### The task
Once the data has been read, print it back in full, exactly.

(Stored data entries)
····················

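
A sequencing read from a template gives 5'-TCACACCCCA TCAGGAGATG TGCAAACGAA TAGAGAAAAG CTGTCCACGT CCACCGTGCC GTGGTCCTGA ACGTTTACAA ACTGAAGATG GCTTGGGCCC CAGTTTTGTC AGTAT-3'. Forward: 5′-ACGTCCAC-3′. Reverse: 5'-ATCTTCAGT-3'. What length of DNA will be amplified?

43 bp

Scanning the template, ACGTCCAC occurs at positions 47–54; this primer anneals to the bottom strand there with its 3' end pointing downstream.
Taking the reverse complement of ATCTTCAGT gives ACTGAAGAT, found at positions 81–89 on the template; the primer anneals here to the top strand with its 3' end pointing upstream.
Product length = (reverse-primer end) − (forward-primer start) + 1 = 89 − 47 + 1 = 43 bp.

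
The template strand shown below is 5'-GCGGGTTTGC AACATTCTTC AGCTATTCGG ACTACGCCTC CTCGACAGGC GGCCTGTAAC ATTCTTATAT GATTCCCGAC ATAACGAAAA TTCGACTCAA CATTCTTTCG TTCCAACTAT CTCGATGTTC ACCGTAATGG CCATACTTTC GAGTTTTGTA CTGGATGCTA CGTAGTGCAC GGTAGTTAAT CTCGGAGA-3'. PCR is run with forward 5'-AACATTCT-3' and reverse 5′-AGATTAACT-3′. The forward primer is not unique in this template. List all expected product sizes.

The forward primer AACATTCT matches the top strand at positions 11–18, 58–65, 99–106.
The reverse primer's reverse complement is AGTTAATCT, matching at positions 184–192.
Each forward site pairs with the reverse site to give a product ending at position 192: sizes 182, 135, 94 bp.

182 bp, 135 bp, 94 bp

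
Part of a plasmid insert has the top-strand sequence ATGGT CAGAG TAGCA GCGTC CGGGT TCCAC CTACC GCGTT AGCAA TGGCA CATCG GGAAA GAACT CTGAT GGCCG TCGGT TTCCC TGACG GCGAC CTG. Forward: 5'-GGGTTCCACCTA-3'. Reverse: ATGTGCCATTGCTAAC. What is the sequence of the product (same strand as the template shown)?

The forward primer matches the template at positions 22–33.
Reverse complement of the reverse primer: GTTAGCAATGGCACAT. This occurs on the top strand at positions 38–53.
The product is the template from position 22 through 53 (32 bp).

5'-GGGTTCCACCTACCGCGTTAGCAATGGCACAT-3'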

····················

### Solution below
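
A sequencing read from a template gives 5'-TCACACCCCA TCAGGAGATG TGCAAACGAA TAGAGAAAAG CTGTCCACGT CCACCGTGCC GTGGTCCTGA ACGTTTACAA ACTGAAGATG GCTTGGGCCC CAGTTTTGTC AGTAT-3'. Forward: 5′-ACGTCCAC-3′. Reverse: 5'-ATCTTCAGT-3'. What length of DNA will be amplified?

43 bp

Scanning the template, ACGTCCAC occurs at positions 47–54; this primer anneals to the bottom strand there with its 3' end pointing downstream.
Taking the reverse complement of ATCTTCAGT gives ACTGAAGAT, found at positions 81–89 on the template; the primer anneals here to the top strand with its 3' end pointing upstream.
Product length = (reverse-primer end) − (forward-primer start) + 1 = 89 − 47 + 1 = 43 bp.

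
The template strand shown below is 5'-GCGGGTTTGC AACATTCTTC AGCTATTCGG ACTACGCCTC CTCGACAGGC GGCCTGTAAC ATTCTTATAT GATTCCCGAC ATAACGAAAA TTCGACTCAA CATTCTTTCG TTCCAACTAT CTCGATGTTC ACCGTAATGG CCATACTTTC GAGTTTTGTA CTGGATGCTA CGTAGTGCAC GGTAGTTAAT CTCGGAGA-3'. PCR is run with forward 5'-AACATTCT-3' and reverse 5′-AGATTAACT-3′. The forward primer is not unique in this template. List all expected product sizes.

The forward primer AACATTCT matches the top strand at positions 11–18, 58–65, 99–106.
The reverse primer's reverse complement is AGTTAATCT, matching at positions 184–192.
Each forward site pairs with the reverse site to give a product ending at position 192: sizes 182, 135, 94 bp.

182 bp, 135 bp, 94 bp

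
Part of a plasmid insert has the top-strand sequence ATGGT CAGAG TAGCA GCGTC CGGGT TCCAC CTACC GCGTT AGCAA TGGCA CATCG GGAAA GAACT CTGAT GGCCG TCGGT TTCCC TGACG GCGAC CTG. Forward: 5'-GGGTTCCACCTA-3'. Reverse: ATGTGCCATTGCTAAC. What is the sequence of the product (same strand as the template shown)?

The forward primer matches the template at positions 22–33.
Reverse complement of the reverse primer: GTTAGCAATGGCACAT. This occurs on the top strand at positions 38–53.
The product is the template from position 22 through 53 (32 bp).

5'-GGGTTCCACCTACCGCGTTAGCAATGGCACAT-3'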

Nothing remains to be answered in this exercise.